■ Task ■
Start at the top and transcribe every record through the final line exactly.

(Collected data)
○ ○ ○ ○ ○ ○ ○
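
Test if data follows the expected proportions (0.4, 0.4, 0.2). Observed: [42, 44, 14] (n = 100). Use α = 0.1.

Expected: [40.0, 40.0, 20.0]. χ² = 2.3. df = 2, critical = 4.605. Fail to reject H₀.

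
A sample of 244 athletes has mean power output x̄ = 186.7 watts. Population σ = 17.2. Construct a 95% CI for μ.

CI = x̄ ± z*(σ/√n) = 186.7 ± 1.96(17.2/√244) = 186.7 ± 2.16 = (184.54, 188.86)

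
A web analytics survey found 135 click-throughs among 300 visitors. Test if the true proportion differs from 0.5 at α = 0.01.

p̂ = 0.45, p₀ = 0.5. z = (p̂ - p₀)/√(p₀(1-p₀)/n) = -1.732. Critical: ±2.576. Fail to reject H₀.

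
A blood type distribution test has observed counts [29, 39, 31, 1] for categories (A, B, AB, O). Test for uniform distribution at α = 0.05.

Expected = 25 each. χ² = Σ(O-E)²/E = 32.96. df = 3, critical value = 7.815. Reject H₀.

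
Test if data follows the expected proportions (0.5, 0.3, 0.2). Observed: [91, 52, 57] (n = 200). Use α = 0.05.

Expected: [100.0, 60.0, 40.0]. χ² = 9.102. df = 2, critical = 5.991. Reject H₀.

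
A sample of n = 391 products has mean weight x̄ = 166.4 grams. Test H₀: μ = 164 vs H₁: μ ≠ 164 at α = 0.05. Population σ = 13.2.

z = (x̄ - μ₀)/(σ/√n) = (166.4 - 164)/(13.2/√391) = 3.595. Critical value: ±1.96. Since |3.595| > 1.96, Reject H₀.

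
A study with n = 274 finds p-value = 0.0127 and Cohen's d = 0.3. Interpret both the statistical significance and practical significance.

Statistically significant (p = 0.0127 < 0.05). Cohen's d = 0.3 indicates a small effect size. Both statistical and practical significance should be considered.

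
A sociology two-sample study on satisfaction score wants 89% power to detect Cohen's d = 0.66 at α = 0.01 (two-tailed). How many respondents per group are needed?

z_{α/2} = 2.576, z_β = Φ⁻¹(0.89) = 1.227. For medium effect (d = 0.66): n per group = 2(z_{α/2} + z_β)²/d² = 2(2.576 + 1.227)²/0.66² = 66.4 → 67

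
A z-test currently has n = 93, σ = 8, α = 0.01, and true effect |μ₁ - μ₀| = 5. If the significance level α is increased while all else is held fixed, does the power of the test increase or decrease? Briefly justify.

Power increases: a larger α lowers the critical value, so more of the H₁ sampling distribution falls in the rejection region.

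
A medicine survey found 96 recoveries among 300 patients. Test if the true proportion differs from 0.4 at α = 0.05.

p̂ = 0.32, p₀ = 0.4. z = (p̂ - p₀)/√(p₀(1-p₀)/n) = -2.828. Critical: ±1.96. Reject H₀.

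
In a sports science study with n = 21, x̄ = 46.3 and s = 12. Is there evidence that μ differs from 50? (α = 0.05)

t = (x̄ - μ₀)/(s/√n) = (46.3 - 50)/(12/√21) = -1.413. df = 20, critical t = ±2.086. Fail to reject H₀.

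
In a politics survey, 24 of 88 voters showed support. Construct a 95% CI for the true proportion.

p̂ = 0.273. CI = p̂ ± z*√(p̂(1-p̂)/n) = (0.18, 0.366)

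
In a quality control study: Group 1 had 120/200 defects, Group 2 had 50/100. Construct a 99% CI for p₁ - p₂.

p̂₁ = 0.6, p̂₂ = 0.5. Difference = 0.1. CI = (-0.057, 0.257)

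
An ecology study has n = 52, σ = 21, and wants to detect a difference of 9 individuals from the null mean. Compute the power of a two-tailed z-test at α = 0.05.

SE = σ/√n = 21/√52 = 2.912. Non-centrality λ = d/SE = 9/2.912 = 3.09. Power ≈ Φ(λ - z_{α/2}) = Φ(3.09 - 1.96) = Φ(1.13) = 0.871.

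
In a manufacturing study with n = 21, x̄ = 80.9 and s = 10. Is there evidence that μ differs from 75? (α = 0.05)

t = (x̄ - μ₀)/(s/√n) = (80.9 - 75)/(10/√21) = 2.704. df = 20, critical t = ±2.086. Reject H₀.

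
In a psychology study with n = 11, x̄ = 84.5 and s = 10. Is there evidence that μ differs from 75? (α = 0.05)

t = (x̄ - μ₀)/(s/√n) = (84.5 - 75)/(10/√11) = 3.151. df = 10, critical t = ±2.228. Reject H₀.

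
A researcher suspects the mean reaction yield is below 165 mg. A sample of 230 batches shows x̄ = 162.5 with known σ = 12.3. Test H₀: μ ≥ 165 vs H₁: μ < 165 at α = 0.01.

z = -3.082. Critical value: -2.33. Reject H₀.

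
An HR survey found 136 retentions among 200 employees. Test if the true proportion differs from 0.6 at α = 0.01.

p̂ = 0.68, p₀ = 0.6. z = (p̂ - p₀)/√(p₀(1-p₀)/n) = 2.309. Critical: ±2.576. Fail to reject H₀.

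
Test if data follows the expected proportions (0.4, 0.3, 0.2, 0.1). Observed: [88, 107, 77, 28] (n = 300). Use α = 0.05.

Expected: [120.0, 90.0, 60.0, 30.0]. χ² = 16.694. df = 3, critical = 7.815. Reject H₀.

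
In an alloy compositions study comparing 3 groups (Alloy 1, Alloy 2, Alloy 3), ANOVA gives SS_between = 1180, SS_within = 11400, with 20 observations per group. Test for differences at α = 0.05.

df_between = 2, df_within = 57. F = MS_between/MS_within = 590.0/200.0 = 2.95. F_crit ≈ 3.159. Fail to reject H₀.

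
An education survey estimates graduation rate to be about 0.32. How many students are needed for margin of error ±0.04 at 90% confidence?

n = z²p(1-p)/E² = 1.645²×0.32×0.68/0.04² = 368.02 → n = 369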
○ ○ ○ ○ ○ ○ ○
■ Written answer ■
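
Test if data follows the expected proportions (0.4, 0.4, 0.2). Observed: [42, 44, 14] (n = 100). Use α = 0.1.

Expected: [40.0, 40.0, 20.0]. χ² = 2.3. df = 2, critical = 4.605. Fail to reject H₀.

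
A sample of 244 athletes has mean power output x̄ = 186.7 watts. Population σ = 17.2. Construct a 95% CI for μ.

CI = x̄ ± z*(σ/√n) = 186.7 ± 1.96(17.2/√244) = 186.7 ± 2.16 = (184.54, 188.86)

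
A web analytics survey found 135 click-throughs among 300 visitors. Test if the true proportion differs from 0.5 at α = 0.01.

p̂ = 0.45, p₀ = 0.5. z = (p̂ - p₀)/√(p₀(1-p₀)/n) = -1.732. Critical: ±2.576. Fail to reject H₀.

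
A blood type distribution test has observed counts [29, 39, 31, 1] for categories (A, B, AB, O). Test for uniform distribution at α = 0.05.

Expected = 25 each. χ² = Σ(O-E)²/E = 32.96. df = 3, critical value = 7.815. Reject H₀.

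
Test if data follows the expected proportions (0.5, 0.3, 0.2). Observed: [91, 52, 57] (n = 200). Use α = 0.05.

Expected: [100.0, 60.0, 40.0]. χ² = 9.102. df = 2, critical = 5.991. Reject H₀.

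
A sample of n = 391 products has mean weight x̄ = 166.4 grams. Test H₀: μ = 164 vs H₁: μ ≠ 164 at α = 0.05. Population σ = 13.2.

z = (x̄ - μ₀)/(σ/√n) = (166.4 - 164)/(13.2/√391) = 3.595. Critical value: ±1.96. Since |3.595| > 1.96, Reject H₀.

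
A study with n = 274 finds p-value = 0.0127 and Cohen's d = 0.3. Interpret both the statistical significance and practical significance.

Statistically significant (p = 0.0127 < 0.05). Cohen's d = 0.3 indicates a small effect size. Both statistical and practical significance should be considered.

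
A sociology two-sample study on satisfaction score wants 89% power to detect Cohen's d = 0.66 at α = 0.01 (two-tailed). How many respondents per group are needed?

z_{α/2} = 2.576, z_β = Φ⁻¹(0.89) = 1.227. For medium effect (d = 0.66): n per group = 2(z_{α/2} + z_β)²/d² = 2(2.576 + 1.227)²/0.66² = 66.4 → 67

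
A z-test currently has n = 93, σ = 8, α = 0.01, and true effect |μ₁ - μ₀| = 5. If the significance level α is increased while all else is held fixed, does the power of the test increase or decrease? Briefly justify.

Power increases: a larger α lowers the critical value, so more of the H₁ sampling distribution falls in the rejection region.

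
A medicine survey found 96 recoveries among 300 patients. Test if the true proportion differs from 0.4 at α = 0.05.

p̂ = 0.32, p₀ = 0.4. z = (p̂ - p₀)/√(p₀(1-p₀)/n) = -2.828. Critical: ±1.96. Reject H₀.

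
In a sports science study with n = 21, x̄ = 46.3 and s = 12. Is there evidence that μ differs from 50? (α = 0.05)

t = (x̄ - μ₀)/(s/√n) = (46.3 - 50)/(12/√21) = -1.413. df = 20, critical t = ±2.086. Fail to reject H₀.

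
In a politics survey, 24 of 88 voters showed support. Construct a 95% CI for the true proportion.

p̂ = 0.273. CI = p̂ ± z*√(p̂(1-p̂)/n) = (0.18, 0.366)

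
In a quality control study: Group 1 had 120/200 defects, Group 2 had 50/100. Construct a 99% CI for p₁ - p₂.

p̂₁ = 0.6, p̂₂ = 0.5. Difference = 0.1. CI = (-0.057, 0.257)

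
An ecology study has n = 52, σ = 21, and wants to detect a difference of 9 individuals from the null mean. Compute the power of a two-tailed z-test at α = 0.05.

SE = σ/√n = 21/√52 = 2.912. Non-centrality λ = d/SE = 9/2.912 = 3.09. Power ≈ Φ(λ - z_{α/2}) = Φ(3.09 - 1.96) = Φ(1.13) = 0.871.

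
In a manufacturing study with n = 21, x̄ = 80.9 and s = 10. Is there evidence that μ differs from 75? (α = 0.05)

t = (x̄ - μ₀)/(s/√n) = (80.9 - 75)/(10/√21) = 2.704. df = 20, critical t = ±2.086. Reject H₀.

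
In a psychology study with n = 11, x̄ = 84.5 and s = 10. Is there evidence that μ differs from 75? (α = 0.05)

t = (x̄ - μ₀)/(s/√n) = (84.5 - 75)/(10/√11) = 3.151. df = 10, critical t = ±2.228. Reject H₀.

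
A researcher suspects the mean reaction yield is below 165 mg. A sample of 230 batches shows x̄ = 162.5 with known σ = 12.3. Test H₀: μ ≥ 165 vs H₁: μ < 165 at α = 0.01.

z = -3.082. Critical value: -2.33. Reject H₀.

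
An HR survey found 136 retentions among 200 employees. Test if the true proportion differs from 0.6 at α = 0.01.

p̂ = 0.68, p₀ = 0.6. z = (p̂ - p₀)/√(p₀(1-p₀)/n) = 2.309. Critical: ±2.576. Fail to reject H₀.

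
Test if data follows the expected proportions (0.4, 0.3, 0.2, 0.1). Observed: [88, 107, 77, 28] (n = 300). Use α = 0.05.

Expected: [120.0, 90.0, 60.0, 30.0]. χ² = 16.694. df = 3, critical = 7.815. Reject H₀.

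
In an alloy compositions study comparing 3 groups (Alloy 1, Alloy 2, Alloy 3), ANOVA gives SS_between = 1180, SS_within = 11400, with 20 observations per group. Test for differences at α = 0.05.

df_between = 2, df_within = 57. F = MS_between/MS_within = 590.0/200.0 = 2.95. F_crit ≈ 3.159. Fail to reject H₀.

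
An education survey estimates graduation rate to be about 0.32. How many students are needed for margin of error ±0.04 at 90% confidence?

n = z²p(1-p)/E² = 1.645²×0.32×0.68/0.04² = 368.02 → n = 369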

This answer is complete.